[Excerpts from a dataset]
------------------------------

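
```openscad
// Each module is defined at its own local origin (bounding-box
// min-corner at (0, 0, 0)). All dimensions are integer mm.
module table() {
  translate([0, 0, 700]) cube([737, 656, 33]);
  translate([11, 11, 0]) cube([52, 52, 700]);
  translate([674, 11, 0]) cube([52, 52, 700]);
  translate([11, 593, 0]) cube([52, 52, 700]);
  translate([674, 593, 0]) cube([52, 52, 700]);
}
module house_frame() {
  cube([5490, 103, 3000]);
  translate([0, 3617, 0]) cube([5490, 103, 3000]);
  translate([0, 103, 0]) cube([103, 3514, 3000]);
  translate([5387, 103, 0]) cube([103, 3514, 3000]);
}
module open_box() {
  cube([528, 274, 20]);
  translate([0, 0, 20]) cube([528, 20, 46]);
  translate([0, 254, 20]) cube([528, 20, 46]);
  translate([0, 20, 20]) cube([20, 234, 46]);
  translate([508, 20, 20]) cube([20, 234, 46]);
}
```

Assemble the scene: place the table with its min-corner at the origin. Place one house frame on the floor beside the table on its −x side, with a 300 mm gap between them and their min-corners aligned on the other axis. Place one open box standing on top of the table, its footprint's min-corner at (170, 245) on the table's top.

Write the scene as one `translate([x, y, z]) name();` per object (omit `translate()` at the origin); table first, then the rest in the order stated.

table();
translate([-5790, 0, 0]) house_frame();
translate([170, 245, 733]) open_box();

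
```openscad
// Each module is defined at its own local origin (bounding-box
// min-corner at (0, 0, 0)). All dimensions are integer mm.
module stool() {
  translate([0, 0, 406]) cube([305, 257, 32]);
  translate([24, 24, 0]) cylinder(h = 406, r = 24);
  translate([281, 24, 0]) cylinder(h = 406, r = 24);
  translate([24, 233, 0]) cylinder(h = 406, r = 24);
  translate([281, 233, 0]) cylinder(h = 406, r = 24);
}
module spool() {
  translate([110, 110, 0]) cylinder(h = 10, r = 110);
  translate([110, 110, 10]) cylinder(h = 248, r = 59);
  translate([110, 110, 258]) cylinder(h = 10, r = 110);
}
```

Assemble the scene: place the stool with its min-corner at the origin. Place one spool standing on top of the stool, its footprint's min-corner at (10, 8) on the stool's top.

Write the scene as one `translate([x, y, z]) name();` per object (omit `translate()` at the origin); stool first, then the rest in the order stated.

stool();
translate([10, 8, 438]) spool();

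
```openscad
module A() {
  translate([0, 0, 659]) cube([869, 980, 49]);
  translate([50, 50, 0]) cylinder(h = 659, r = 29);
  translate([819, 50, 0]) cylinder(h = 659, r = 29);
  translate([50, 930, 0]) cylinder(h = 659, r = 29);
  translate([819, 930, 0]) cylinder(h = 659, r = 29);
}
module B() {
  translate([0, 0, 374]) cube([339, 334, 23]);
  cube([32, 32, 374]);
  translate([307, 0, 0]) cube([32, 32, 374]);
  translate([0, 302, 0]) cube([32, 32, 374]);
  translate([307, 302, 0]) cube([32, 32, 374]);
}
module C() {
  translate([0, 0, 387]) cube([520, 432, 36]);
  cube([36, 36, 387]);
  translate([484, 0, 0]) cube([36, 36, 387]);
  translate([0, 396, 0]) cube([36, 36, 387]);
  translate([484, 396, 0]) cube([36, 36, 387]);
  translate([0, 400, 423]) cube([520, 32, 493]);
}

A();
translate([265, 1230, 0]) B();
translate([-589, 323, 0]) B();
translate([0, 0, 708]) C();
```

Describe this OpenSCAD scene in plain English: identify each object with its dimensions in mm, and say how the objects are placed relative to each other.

A is a rectangular dining table. The top is 869×980×49 mm with its upper surface at z = 708 mm. It stands on four round legs of 58 mm diameter, each leg's bounding box inset 21 mm from the nearest pair of top edges, running from the floor to the underside of the top.

B is a four-legged stool. The seat is 339×334 mm, 23 mm thick, top at z = 397 mm. It stands on four square legs, each 32×32 mm in cross-section, from z = 0 to the seat underside, each flush with a corner of the seat.

C is a chair. The seat is a 520×432×36 mm slab with its top at z = 423 mm, on four 36×36 mm corner legs (flush with the seat edges, standing on z = 0). A flat backrest 32 mm thick, 493 mm tall, spans the full seat width and rises from the seat top along its +y edge, rear face flush with the rear of the seat.

Two stools sit around the table at the +y, −x sides. The chair is on top of the table.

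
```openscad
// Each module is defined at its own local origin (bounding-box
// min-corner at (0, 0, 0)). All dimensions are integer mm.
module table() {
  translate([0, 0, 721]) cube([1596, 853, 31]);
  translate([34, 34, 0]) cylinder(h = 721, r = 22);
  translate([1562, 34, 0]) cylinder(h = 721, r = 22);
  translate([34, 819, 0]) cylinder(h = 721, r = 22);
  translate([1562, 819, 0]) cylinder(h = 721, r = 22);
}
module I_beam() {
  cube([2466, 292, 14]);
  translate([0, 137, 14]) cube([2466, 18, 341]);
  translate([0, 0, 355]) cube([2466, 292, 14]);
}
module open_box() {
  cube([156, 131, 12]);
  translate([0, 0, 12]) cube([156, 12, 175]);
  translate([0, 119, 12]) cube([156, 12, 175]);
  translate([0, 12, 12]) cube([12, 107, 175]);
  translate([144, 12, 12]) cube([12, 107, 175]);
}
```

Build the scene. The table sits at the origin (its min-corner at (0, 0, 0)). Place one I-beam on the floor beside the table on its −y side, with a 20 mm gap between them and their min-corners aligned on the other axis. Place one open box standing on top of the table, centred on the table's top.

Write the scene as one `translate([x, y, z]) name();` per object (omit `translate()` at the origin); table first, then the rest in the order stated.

table();
translate([0, -312, 0]) I_beam();
translate([720, 361, 752]) open_box();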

------------------------------

Locate and copy each line in the data above that includes the word "corners".

[Result of the exercise]
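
Assemble the scene: place the table with its min-corner at the origin. Place one house frame on the floor beside the table on its −x side, with a 300 mm gap between them and their min-corners aligned on the other axis. Place one open box standing on top of the table, its footprint's min-corner at (170, 245) on the table's top.
Build the scene. The table sits at the origin (its min-corner at (0, 0, 0)). Place one I-beam on the floor beside the table on its −y side, with a 20 mm gap between them and their min-corners aligned on the other axis. Place one open box standing on top of the table, centred on the table's top.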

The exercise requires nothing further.